━━━ RECORDS SUPPLIED
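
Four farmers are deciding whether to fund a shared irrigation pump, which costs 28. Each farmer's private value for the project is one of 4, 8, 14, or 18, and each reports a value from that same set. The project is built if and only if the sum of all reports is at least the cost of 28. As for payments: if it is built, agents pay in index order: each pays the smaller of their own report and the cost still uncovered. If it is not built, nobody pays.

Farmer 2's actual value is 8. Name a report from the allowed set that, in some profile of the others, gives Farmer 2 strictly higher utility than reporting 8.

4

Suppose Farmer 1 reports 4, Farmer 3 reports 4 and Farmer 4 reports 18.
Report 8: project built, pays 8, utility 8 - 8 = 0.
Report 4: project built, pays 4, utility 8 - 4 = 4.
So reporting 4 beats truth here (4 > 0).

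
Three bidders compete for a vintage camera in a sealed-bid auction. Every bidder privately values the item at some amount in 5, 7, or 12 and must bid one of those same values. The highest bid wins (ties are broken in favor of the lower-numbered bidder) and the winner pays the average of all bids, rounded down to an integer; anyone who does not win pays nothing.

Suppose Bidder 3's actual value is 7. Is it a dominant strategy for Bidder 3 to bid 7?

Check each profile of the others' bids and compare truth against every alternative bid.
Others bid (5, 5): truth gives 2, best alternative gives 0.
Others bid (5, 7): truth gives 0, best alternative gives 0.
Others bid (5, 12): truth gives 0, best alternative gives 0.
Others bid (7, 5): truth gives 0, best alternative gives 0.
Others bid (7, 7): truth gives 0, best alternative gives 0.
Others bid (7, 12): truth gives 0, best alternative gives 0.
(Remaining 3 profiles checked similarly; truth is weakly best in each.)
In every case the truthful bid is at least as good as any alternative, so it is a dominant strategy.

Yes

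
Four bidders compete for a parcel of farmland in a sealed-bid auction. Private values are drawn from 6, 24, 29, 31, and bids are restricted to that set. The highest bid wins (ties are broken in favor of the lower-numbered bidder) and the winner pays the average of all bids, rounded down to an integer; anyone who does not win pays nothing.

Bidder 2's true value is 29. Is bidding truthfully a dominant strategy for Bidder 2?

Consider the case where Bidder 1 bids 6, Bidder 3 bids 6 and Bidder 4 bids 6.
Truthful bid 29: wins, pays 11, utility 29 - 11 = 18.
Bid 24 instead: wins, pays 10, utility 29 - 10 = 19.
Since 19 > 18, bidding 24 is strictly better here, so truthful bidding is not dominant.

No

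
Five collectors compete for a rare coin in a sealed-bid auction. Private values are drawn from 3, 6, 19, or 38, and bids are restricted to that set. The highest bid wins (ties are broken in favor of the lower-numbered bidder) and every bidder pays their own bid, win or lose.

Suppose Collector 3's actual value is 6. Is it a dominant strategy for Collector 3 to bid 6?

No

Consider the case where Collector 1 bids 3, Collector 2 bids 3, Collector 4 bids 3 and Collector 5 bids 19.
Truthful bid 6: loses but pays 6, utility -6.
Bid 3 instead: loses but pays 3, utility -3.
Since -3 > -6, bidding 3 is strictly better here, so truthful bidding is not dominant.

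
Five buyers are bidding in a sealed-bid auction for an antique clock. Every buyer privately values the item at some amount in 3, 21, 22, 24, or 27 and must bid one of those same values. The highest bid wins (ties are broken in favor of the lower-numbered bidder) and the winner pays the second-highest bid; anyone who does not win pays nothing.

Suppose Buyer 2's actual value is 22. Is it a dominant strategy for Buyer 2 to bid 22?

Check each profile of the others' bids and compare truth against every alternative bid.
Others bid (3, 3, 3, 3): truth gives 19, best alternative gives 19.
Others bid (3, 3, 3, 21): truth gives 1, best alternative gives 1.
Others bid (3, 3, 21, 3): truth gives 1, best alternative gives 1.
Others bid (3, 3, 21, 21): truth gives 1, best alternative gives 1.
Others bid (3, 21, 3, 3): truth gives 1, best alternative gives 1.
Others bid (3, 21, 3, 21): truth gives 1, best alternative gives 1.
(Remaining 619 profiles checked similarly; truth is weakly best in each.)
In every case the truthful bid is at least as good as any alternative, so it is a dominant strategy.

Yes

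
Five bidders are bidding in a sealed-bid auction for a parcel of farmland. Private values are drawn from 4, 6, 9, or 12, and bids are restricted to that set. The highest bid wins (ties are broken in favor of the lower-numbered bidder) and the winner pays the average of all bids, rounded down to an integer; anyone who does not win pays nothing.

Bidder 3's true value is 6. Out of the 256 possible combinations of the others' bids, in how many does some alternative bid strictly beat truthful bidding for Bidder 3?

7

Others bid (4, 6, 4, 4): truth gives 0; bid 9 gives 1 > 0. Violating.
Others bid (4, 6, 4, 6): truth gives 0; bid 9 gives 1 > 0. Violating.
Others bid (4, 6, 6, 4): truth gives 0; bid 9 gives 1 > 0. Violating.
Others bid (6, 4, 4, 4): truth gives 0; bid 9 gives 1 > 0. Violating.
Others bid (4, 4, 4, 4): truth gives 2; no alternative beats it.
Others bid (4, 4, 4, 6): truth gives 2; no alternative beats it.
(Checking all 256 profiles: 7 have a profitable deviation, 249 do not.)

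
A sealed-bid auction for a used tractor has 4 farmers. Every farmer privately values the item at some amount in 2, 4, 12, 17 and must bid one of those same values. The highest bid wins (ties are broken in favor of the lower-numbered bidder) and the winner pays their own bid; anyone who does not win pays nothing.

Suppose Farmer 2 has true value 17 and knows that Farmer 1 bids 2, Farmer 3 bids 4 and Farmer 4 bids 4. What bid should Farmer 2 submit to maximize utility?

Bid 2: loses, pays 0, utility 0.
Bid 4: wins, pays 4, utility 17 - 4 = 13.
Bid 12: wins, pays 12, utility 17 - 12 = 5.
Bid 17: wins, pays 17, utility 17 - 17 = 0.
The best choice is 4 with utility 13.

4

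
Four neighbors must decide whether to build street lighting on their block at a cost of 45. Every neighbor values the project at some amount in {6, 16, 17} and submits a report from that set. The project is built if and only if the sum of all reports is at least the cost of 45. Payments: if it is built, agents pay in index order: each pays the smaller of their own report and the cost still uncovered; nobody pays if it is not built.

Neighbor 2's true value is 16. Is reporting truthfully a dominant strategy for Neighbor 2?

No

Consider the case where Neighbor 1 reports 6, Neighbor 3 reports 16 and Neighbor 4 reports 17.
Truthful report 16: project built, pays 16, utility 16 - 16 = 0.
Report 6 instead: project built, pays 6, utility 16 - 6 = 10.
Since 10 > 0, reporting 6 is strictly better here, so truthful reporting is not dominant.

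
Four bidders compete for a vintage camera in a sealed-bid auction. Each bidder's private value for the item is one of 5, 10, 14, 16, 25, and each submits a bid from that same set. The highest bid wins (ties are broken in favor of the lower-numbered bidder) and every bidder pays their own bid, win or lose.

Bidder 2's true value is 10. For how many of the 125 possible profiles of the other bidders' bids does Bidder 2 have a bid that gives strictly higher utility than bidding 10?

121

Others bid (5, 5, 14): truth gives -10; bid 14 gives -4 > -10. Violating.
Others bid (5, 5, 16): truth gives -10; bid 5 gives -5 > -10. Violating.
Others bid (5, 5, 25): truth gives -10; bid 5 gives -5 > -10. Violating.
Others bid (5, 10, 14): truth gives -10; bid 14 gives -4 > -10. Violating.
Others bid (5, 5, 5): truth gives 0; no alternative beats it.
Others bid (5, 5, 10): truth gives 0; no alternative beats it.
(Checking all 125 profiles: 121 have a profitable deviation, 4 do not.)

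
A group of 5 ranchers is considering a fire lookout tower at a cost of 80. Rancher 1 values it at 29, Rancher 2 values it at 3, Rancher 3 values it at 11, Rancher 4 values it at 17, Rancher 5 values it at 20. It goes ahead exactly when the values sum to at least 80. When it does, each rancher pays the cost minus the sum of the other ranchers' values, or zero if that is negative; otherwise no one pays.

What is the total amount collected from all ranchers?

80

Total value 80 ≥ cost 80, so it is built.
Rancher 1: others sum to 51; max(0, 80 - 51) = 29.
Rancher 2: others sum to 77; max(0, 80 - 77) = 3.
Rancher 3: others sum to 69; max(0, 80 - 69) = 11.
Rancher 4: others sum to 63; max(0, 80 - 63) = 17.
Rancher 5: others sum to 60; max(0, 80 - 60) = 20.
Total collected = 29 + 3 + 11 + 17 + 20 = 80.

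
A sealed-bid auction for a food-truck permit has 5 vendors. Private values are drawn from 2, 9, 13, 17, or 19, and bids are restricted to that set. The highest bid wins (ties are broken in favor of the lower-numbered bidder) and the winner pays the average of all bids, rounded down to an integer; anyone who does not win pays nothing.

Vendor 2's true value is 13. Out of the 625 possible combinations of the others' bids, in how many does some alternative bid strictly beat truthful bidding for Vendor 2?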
━━━━━━
ABOUT THIS EXERCISE – Begin at the line that has "Three bidders compete" in the entries above; stop after the line that has "Five collectors compete". Transcribe exactly those lines and no others.

EXERCISE RESPONSE –
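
Three bidders compete for a vintage camera in a sealed-bid auction. Every bidder privately values the item at some amount in 5, 7, or 12 and must bid one of those same values. The highest bid wins (ties are broken in favor of the lower-numbered bidder) and the winner pays the average of all bids, rounded down to an integer; anyone who does not win pays nothing.

Suppose Bidder 3's actual value is 7. Is it a dominant strategy for Bidder 3 to bid 7?

Check each profile of the others' bids and compare truth against every alternative bid.
Others bid (5, 5): truth gives 2, best alternative gives 0.
Others bid (5, 7): truth gives 0, best alternative gives 0.
Others bid (5, 12): truth gives 0, best alternative gives 0.
Others bid (7, 5): truth gives 0, best alternative gives 0.
Others bid (7, 7): truth gives 0, best alternative gives 0.
Others bid (7, 12): truth gives 0, best alternative gives 0.
(Remaining 3 profiles checked similarly; truth is weakly best in each.)
In every case the truthful bid is at least as good as any alternative, so it is a dominant strategy.

Yes

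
Four bidders compete for a parcel of farmland in a sealed-bid auction. Private values are drawn from 6, 24, 29, 31, and bids are restricted to that set. The highest bid wins (ties are broken in favor of the lower-numbered bidder) and the winner pays the average of all bids, rounded down to an integer; anyone who does not win pays nothing.

Bidder 2's true value is 29. Is bidding truthfully a dominant strategy for Bidder 2?

Consider the case where Bidder 1 bids 6, Bidder 3 bids 6 and Bidder 4 bids 6.
Truthful bid 29: wins, pays 11, utility 29 - 11 = 18.
Bid 24 instead: wins, pays 10, utility 29 - 10 = 19.
Since 19 > 18, bidding 24 is strictly better here, so truthful bidding is not dominant.

No

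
Five collectors compete for a rare coin in a sealed-bid auction. Private values are drawn from 3, 6, 19, or 38, and bids are restricted to that set. The highest bid wins (ties are broken in favor of the lower-numbered bidder) and every bidder pays their own bid, win or lose.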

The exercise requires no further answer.